Data records Block Start

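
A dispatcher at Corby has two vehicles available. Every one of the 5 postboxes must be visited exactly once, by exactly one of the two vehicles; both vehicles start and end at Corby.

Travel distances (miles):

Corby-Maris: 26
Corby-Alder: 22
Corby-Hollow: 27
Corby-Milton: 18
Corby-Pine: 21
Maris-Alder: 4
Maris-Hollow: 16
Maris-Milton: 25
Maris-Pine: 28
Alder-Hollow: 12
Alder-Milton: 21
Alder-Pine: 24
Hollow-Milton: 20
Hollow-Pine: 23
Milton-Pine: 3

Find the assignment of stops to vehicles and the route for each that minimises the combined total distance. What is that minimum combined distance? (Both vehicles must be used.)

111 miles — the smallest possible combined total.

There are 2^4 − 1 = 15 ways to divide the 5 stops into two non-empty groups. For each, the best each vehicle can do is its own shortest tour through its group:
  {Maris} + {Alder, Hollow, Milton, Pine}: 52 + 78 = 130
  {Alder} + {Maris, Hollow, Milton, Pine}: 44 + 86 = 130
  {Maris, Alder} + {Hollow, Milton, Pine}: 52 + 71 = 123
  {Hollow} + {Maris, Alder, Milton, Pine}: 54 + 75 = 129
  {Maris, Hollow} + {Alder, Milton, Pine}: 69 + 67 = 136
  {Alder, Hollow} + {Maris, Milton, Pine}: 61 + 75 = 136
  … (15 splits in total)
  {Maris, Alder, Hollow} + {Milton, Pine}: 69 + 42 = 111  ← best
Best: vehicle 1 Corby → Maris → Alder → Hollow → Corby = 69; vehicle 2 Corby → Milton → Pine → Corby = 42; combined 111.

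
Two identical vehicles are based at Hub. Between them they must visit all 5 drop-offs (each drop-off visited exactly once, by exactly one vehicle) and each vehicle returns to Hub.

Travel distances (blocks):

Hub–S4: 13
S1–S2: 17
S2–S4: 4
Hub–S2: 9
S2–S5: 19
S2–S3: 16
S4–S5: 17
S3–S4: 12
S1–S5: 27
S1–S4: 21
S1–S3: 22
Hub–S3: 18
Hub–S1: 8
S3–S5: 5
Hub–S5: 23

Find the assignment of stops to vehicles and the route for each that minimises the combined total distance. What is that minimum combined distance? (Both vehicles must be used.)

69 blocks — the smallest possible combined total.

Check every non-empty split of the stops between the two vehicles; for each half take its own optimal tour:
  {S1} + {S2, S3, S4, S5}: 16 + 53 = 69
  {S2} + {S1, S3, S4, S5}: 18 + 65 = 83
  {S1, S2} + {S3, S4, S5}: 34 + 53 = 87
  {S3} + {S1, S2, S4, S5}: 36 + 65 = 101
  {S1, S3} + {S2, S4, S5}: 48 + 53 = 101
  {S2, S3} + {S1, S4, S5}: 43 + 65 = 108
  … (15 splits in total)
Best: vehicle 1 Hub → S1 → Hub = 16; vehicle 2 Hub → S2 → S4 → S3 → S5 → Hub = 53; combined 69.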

Data records Block End
Data records Block Start

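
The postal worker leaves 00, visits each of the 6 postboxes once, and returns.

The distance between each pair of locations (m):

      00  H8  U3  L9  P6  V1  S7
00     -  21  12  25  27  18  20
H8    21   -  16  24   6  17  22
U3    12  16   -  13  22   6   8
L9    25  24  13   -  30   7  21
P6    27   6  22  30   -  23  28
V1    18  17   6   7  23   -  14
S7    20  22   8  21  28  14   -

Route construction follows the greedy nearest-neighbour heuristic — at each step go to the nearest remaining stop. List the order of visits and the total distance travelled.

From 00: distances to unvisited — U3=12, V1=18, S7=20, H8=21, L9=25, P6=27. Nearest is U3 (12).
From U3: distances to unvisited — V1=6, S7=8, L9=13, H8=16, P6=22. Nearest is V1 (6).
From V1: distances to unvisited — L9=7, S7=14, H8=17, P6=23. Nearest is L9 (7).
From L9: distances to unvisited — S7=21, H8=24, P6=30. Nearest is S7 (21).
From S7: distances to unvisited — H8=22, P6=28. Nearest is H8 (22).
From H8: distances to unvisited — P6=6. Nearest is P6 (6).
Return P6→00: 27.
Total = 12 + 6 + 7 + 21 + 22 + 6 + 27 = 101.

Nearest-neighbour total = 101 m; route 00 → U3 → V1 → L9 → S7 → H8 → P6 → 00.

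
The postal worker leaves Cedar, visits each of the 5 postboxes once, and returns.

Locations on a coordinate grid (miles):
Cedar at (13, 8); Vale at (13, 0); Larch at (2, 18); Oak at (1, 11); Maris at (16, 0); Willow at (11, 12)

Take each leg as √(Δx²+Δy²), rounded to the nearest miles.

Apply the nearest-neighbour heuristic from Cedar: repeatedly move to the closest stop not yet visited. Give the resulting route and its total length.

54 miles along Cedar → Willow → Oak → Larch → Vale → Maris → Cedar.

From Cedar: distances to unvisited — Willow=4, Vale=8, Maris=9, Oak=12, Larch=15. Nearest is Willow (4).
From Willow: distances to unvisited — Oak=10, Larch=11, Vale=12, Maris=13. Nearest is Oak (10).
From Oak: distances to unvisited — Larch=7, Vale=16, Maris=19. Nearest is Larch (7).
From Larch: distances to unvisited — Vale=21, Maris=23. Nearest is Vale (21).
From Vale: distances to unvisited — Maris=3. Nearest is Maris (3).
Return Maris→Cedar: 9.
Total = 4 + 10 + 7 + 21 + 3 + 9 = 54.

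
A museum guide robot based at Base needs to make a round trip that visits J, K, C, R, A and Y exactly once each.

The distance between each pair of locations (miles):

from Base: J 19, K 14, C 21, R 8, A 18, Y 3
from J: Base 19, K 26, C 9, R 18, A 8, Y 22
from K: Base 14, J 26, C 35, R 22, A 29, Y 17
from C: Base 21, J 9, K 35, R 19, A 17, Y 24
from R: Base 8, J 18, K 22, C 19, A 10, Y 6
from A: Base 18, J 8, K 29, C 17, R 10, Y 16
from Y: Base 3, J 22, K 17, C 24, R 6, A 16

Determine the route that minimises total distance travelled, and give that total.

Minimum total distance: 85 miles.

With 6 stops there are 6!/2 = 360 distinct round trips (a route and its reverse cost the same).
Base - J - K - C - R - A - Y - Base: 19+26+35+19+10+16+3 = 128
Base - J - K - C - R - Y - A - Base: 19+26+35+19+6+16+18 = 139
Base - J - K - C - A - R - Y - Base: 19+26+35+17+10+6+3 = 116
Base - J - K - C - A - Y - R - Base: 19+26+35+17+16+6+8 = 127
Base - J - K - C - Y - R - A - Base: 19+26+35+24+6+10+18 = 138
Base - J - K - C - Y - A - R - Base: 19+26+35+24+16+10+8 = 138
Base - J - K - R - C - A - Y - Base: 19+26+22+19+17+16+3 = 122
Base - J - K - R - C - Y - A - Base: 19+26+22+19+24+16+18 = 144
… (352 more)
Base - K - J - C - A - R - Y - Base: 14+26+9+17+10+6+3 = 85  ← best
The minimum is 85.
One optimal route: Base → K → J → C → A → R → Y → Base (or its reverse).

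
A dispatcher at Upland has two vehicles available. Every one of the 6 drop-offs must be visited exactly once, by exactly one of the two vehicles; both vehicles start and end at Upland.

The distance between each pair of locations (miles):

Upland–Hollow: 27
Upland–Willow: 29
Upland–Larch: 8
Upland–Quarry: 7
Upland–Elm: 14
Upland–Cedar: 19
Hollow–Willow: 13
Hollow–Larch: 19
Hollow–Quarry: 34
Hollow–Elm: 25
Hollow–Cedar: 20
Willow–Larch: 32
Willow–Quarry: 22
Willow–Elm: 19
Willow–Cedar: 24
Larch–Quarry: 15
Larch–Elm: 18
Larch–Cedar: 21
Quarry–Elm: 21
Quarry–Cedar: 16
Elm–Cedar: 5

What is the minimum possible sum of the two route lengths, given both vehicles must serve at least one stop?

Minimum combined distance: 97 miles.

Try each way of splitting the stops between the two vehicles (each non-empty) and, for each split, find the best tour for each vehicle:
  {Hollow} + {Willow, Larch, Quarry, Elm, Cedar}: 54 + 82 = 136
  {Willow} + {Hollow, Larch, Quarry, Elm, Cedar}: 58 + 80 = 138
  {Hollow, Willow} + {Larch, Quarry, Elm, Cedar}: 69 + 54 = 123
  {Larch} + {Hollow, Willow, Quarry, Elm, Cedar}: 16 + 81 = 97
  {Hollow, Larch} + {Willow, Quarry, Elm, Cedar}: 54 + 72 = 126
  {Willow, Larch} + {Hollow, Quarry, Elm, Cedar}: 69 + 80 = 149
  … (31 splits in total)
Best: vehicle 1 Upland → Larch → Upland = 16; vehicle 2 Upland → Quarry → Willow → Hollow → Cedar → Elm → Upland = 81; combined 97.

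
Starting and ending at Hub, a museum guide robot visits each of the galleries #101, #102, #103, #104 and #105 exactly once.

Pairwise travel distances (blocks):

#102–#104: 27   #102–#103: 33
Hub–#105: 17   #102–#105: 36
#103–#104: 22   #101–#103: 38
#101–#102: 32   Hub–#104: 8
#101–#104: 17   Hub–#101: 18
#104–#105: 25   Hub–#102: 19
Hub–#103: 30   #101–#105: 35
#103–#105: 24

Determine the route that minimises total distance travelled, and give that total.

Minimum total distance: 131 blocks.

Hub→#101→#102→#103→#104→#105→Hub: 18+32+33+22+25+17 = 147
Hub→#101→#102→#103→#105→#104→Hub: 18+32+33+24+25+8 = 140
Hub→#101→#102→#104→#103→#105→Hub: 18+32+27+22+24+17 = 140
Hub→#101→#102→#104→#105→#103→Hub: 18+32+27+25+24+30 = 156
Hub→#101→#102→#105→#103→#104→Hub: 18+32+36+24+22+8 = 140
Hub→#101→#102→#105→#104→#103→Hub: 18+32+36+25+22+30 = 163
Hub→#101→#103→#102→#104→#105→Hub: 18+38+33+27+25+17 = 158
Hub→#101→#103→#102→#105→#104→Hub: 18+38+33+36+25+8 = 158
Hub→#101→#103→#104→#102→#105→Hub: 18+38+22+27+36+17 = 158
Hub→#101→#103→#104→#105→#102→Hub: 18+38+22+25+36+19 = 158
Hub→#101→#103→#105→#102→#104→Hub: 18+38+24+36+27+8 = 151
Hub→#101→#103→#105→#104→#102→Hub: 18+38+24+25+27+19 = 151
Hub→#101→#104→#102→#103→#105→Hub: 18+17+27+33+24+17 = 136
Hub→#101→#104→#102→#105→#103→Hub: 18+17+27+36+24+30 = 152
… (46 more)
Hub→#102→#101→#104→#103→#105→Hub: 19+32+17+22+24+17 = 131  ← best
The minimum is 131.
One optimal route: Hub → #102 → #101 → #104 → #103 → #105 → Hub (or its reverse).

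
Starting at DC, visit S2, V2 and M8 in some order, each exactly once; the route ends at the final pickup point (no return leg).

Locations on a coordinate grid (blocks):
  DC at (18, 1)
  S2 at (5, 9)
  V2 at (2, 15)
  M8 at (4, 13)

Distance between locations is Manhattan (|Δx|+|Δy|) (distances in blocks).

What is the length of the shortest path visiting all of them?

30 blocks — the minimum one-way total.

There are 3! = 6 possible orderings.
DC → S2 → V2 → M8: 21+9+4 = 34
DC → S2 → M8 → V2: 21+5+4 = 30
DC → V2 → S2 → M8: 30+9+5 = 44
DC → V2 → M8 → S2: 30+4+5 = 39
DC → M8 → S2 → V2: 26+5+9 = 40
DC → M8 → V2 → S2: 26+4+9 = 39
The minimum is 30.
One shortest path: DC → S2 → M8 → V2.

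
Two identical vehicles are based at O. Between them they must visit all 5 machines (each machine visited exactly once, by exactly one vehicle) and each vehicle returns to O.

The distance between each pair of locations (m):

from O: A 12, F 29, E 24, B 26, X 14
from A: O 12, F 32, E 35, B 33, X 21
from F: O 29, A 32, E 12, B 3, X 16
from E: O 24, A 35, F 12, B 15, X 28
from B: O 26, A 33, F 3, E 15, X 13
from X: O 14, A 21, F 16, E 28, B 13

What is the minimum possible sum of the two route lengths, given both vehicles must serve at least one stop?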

Data records Block End

- Task to complete
Reproduce exactly the lines of the records above from the one with "A dispatcher at Upland" to the one with "Elm–Cedar: 5", both included, and leave out everything else.

- Exercise solution
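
A dispatcher at Upland has two vehicles available. Every one of the 6 drop-offs must be visited exactly once, by exactly one of the two vehicles; both vehicles start and end at Upland.

The distance between each pair of locations (miles):

Upland–Hollow: 27
Upland–Willow: 29
Upland–Larch: 8
Upland–Quarry: 7
Upland–Elm: 14
Upland–Cedar: 19
Hollow–Willow: 13
Hollow–Larch: 19
Hollow–Quarry: 34
Hollow–Elm: 25
Hollow–Cedar: 20
Willow–Larch: 32
Willow–Quarry: 22
Willow–Elm: 19
Willow–Cedar: 24
Larch–Quarry: 15
Larch–Elm: 18
Larch–Cedar: 21
Quarry–Elm: 21
Quarry–Cedar: 16
Elm–Cedar: 5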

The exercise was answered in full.